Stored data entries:
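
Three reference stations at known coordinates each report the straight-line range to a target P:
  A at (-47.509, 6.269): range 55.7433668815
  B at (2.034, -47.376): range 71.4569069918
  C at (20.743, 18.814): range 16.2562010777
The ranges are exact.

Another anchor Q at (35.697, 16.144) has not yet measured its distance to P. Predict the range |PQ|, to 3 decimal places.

31.360

eq1: (x + 47.509)² + (y − 6.269)² = 55.7433668815²
eq2: (x − 2.034)² + (y + 47.376)² = 71.4569069918²
eq3: (x − 20.743)² + (y − 18.814)² = 16.2562010777²
eq3−eq2, eq3−eq1 (x²,y² cancel):
  -37.418·x − 132.380·y = -3377.441596
  -136.504·x − 25.090·y = -1330.892081
det = -37.418·-25.090 − -132.380·-136.504 = -17131.581900
x = (-3377.441596·-25.090 − -132.380·-1330.892081) / -17131.581900 = 5.337714
y = (-37.418·-1330.892081 − -3377.441596·-136.504) / -17131.581900 = 24.004495
|P − Q| = √((5.337714 − 35.697)² + (24.004495 − 16.144)²) = 31.360383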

• **YOUR GOAL**:
Repeat all of the records exactly.

• **ANSWER**:
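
Three reference stations at known coordinates each report the straight-line range to a target P:
  A at (-47.509, 6.269): range 55.7433668815
  B at (2.034, -47.376): range 71.4569069918
  C at (20.743, 18.814): range 16.2562010777
The ranges are exact.

Another anchor Q at (35.697, 16.144) has not yet measured its distance to P. Predict the range |PQ|, to 3 decimal places.

31.360

eq1: (x + 47.509)² + (y − 6.269)² = 55.7433668815²
eq2: (x − 2.034)² + (y + 47.376)² = 71.4569069918²
eq3: (x − 20.743)² + (y − 18.814)² = 16.2562010777²
eq3−eq2, eq3−eq1 (x²,y² cancel):
  -37.418·x − 132.380·y = -3377.441596
  -136.504·x − 25.090·y = -1330.892081
det = -37.418·-25.090 − -132.380·-136.504 = -17131.581900
x = (-3377.441596·-25.090 − -132.380·-1330.892081) / -17131.581900 = 5.337714
y = (-37.418·-1330.892081 − -3377.441596·-136.504) / -17131.581900 = 24.004495
|P − Q| = √((5.337714 − 35.697)² + (24.004495 − 16.144)²) = 31.360383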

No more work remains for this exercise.